Comb through the entries for "single" and pull out each line that holds it.

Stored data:
──────────────────────────────
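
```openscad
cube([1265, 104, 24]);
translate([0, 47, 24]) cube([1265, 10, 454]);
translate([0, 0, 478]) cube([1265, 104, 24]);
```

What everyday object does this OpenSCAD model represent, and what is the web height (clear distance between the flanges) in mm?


An I-beam. The web height is 454 mm.

Two wide flanges with a thin centred web — an I-beam. Overall 502 mm minus two 24 mm flanges gives a web of 502 − 2·24 = 454 mm.


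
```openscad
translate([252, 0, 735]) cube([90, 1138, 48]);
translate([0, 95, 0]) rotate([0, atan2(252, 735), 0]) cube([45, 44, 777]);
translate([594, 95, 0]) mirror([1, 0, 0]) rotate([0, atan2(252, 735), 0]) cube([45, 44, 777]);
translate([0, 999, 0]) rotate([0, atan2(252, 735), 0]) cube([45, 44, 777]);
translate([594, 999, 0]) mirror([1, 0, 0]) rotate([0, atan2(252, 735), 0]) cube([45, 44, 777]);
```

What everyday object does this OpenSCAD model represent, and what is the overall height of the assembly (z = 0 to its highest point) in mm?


A sawhorse. The overall height is 783 mm.

A beam across two mirrored pairs of raked legs — a sawhorse. The beam's underside is at z = 735 (matching the legs' vertical rise in atan2(252, 735)) and the beam is 48 mm tall, so its top is at 735 + 48 = 783 mm. The raked legs top out at the beam's underside, so that is the highest point.


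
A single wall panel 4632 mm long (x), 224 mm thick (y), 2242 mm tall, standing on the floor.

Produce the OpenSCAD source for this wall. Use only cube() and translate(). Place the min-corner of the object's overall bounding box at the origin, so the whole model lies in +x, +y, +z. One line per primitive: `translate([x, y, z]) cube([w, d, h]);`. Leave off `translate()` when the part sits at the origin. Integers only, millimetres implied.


cube([4632, 224, 2242]);


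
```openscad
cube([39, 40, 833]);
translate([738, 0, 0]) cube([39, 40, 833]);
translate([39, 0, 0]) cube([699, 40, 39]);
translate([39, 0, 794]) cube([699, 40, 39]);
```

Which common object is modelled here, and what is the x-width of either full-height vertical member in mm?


A picture frame. The border width is 39 mm.

Four thin pieces enclosing a rectangular opening — a picture frame. The two full-height stiles are 833 mm tall; the top rail sits at z = 794 and is 39 mm tall, so the border above the opening is 833 − 794 = 39 mm, matching the stile x-width.


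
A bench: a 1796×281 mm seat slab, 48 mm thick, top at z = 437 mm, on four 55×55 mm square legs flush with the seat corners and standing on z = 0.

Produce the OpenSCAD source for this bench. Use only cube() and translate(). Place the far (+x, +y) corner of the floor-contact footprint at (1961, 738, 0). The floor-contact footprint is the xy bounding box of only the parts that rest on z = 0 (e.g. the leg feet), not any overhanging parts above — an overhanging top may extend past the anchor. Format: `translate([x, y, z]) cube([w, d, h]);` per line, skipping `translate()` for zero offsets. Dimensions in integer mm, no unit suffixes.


// leg_h = 437 − 48 = 389
translate([165, 457, 389]) cube([1796, 281, 48]);
translate([165, 457, 0]) cube([55, 55, 389]);
translate([165, 683, 0]) cube([55, 55, 389]);
translate([1906, 457, 0]) cube([55, 55, 389]);
translate([1906, 683, 0]) cube([55, 55, 389]);


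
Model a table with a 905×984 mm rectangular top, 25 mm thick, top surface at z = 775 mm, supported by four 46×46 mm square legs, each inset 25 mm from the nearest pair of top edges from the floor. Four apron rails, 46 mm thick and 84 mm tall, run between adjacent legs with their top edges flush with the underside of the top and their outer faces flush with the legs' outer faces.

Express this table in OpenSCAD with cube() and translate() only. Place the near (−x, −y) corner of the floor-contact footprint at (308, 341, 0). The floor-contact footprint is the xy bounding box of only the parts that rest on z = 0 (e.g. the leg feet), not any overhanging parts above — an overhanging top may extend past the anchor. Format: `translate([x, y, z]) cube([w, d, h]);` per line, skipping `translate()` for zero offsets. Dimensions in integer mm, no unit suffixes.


translate([283, 316, 750]) cube([905, 984, 25]);
translate([308, 341, 0]) cube([46, 46, 750]);
translate([1117, 341, 0]) cube([46, 46, 750]);
translate([308, 1229, 0]) cube([46, 46, 750]);
translate([1117, 1229, 0]) cube([46, 46, 750]);
translate([354, 341, 666]) cube([763, 46, 84]);
translate([354, 1229, 666]) cube([763, 46, 84]);
translate([308, 387, 666]) cube([46, 842, 84]);
translate([1117, 387, 666]) cube([46, 842, 84]);


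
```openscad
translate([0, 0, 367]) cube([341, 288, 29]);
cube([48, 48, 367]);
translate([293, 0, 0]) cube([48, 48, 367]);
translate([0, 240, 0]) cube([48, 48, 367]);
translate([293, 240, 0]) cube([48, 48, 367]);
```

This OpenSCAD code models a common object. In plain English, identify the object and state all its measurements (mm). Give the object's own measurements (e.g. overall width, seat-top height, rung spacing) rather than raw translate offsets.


A four-legged stool. The seat is a 341×288×29 mm slab whose top surface is at z = 396 mm; four square legs, each 48×48 mm in cross-section, run from the floor (z = 0) to the underside of the seat, each flush with a corner of the seat.


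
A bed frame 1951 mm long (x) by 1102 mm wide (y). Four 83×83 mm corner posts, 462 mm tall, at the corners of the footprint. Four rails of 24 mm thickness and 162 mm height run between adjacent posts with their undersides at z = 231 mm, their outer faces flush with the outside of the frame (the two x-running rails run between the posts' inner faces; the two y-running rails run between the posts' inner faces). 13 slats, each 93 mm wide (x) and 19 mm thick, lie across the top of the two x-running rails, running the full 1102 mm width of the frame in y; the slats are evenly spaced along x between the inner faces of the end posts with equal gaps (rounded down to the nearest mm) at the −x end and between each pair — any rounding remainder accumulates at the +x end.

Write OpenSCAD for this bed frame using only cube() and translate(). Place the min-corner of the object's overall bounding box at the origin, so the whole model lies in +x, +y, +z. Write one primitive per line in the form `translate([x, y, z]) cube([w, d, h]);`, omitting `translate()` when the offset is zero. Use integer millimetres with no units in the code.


cube([83, 83, 462]);
translate([0, 1019, 0]) cube([83, 83, 462]);
translate([1868, 0, 0]) cube([83, 83, 462]);
translate([1868, 1019, 0]) cube([83, 83, 462]);
translate([83, 0, 231]) cube([1785, 24, 162]);
translate([83, 1078, 231]) cube([1785, 24, 162]);
translate([0, 83, 231]) cube([24, 936, 162]);
translate([1927, 83, 231]) cube([24, 936, 162]);
translate([124, 0, 393]) cube([93, 1102, 19]);
translate([258, 0, 393]) cube([93, 1102, 19]);
translate([392, 0, 393]) cube([93, 1102, 19]);
translate([526, 0, 393]) cube([93, 1102, 19]);
translate([660, 0, 393]) cube([93, 1102, 19]);
translate([794, 0, 393]) cube([93, 1102, 19]);
translate([928, 0, 393]) cube([93, 1102, 19]);
translate([1062, 0, 393]) cube([93, 1102, 19]);
translate([1196, 0, 393]) cube([93, 1102, 19]);
translate([1330, 0, 393]) cube([93, 1102, 19]);
translate([1464, 0, 393]) cube([93, 1102, 19]);
translate([1598, 0, 393]) cube([93, 1102, 19]);
translate([1732, 0, 393]) cube([93, 1102, 19]);


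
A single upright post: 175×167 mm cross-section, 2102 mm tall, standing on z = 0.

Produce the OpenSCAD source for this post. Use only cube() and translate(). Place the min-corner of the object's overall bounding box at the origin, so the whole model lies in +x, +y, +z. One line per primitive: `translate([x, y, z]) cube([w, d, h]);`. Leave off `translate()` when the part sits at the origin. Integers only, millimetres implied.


cube([175, 167, 2102]);


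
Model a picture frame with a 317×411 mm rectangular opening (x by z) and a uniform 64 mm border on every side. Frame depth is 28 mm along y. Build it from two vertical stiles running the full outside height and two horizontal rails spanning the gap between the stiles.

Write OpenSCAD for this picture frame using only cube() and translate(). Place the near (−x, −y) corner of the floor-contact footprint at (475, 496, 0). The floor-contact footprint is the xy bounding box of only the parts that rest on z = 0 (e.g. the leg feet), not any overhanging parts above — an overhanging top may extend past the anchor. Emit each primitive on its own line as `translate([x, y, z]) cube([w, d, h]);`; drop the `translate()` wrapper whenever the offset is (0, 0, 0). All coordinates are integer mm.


translate([475, 496, 0]) cube([64, 28, 539]);
translate([856, 496, 0]) cube([64, 28, 539]);
translate([539, 496, 0]) cube([317, 28, 64]);
translate([539, 496, 475]) cube([317, 28, 64]);


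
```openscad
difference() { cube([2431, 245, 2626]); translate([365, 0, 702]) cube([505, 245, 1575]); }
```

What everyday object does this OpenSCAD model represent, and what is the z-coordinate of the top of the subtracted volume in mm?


A wall with a window opening. The window head height is 2277 mm.

A wall with a rectangular opening subtracted — a window. Sill at z = 702, opening 1575 mm tall, so the head is at 702 + 1575 = 2277 mm.


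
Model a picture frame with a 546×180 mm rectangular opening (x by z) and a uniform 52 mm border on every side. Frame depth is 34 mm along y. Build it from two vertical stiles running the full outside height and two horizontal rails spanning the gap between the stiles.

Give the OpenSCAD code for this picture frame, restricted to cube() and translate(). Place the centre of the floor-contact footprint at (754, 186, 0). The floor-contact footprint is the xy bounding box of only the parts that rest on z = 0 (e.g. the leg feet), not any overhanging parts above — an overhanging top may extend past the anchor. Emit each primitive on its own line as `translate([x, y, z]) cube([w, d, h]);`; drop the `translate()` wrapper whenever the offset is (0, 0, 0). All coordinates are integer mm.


translate([429, 169, 0]) cube([52, 34, 284]);
translate([1027, 169, 0]) cube([52, 34, 284]);
translate([481, 169, 0]) cube([546, 34, 52]);
translate([481, 169, 232]) cube([546, 34, 52]);


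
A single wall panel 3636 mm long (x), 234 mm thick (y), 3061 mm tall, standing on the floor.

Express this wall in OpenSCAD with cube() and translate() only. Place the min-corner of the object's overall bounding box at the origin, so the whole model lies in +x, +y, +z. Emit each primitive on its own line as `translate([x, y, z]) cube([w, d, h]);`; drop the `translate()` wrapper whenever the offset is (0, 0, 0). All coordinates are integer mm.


cube([3636, 234, 3061]);


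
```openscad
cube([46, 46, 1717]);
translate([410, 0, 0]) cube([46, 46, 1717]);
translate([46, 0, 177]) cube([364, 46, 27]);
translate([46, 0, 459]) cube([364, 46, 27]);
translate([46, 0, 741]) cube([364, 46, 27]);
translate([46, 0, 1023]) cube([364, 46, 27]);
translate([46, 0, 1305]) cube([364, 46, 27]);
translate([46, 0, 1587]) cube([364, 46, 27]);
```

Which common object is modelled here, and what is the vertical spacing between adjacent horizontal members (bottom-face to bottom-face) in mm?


A ladder. The rung spacing is 282 mm.

Two tall 46×46 posts with 6 short bars between them — a ladder. Adjacent rungs sit at z = 177 and z = 459, so the spacing is 459 − 177 = 282 mm.


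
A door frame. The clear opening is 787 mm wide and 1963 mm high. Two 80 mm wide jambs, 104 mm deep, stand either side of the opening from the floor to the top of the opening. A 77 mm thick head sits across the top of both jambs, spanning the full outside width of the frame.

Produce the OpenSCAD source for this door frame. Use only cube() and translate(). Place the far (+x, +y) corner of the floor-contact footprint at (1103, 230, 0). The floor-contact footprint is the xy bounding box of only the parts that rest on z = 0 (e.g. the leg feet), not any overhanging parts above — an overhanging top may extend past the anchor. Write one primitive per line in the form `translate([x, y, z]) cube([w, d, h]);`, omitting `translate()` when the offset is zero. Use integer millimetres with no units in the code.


translate([156, 126, 0]) cube([80, 104, 1963]);
translate([1023, 126, 0]) cube([80, 104, 1963]);
translate([156, 126, 1963]) cube([947, 104, 77]);


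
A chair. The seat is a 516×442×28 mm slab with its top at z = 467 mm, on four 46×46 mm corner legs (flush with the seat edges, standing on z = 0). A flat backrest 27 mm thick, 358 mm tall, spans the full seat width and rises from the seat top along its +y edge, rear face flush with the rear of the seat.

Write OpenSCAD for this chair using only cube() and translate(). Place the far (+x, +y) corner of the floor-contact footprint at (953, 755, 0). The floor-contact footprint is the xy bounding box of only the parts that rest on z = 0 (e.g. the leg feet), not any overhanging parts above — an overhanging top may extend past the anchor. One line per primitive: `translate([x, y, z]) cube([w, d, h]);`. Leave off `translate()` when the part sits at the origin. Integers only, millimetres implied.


translate([437, 313, 439]) cube([516, 442, 28]);
translate([437, 313, 0]) cube([46, 46, 439]);
translate([907, 313, 0]) cube([46, 46, 439]);
translate([437, 709, 0]) cube([46, 46, 439]);
translate([907, 709, 0]) cube([46, 46, 439]);
translate([437, 728, 467]) cube([516, 27, 358]);


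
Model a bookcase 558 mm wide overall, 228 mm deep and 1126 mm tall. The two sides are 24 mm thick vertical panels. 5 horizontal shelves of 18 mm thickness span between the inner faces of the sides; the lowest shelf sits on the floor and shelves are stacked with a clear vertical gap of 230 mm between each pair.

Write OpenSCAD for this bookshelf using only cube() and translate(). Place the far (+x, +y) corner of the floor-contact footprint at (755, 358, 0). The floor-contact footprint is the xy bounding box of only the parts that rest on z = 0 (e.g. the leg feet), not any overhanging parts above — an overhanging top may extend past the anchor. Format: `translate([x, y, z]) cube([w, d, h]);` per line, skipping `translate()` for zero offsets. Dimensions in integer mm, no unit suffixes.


translate([197, 130, 0]) cube([24, 228, 1126]);
translate([731, 130, 0]) cube([24, 228, 1126]);
translate([221, 130, 0]) cube([510, 228, 18]);
translate([221, 130, 248]) cube([510, 228, 18]);
translate([221, 130, 496]) cube([510, 228, 18]);
translate([221, 130, 744]) cube([510, 228, 18]);
translate([221, 130, 992]) cube([510, 228, 18]);


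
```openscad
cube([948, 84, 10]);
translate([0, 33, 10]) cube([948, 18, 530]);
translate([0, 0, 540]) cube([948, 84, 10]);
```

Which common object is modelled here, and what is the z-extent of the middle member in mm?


An I-beam. The web height is 530 mm.

Two wide flanges with a thin centred web — an I-beam. Overall 550 mm minus two 10 mm flanges gives a web of 550 − 2·10 = 530 mm.


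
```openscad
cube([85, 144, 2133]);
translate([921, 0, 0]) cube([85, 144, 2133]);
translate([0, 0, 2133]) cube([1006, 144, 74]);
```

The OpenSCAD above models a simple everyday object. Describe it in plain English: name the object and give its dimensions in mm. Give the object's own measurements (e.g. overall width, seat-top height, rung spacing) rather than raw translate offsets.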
──────────────────────────────
-- Answer below --
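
A single wall panel 4632 mm long (x), 224 mm thick (y), 2242 mm tall, standing on the floor.
A single upright post: 175×167 mm cross-section, 2102 mm tall, standing on z = 0.
A single wall panel 3636 mm long (x), 234 mm thick (y), 3061 mm tall, standing on the floor.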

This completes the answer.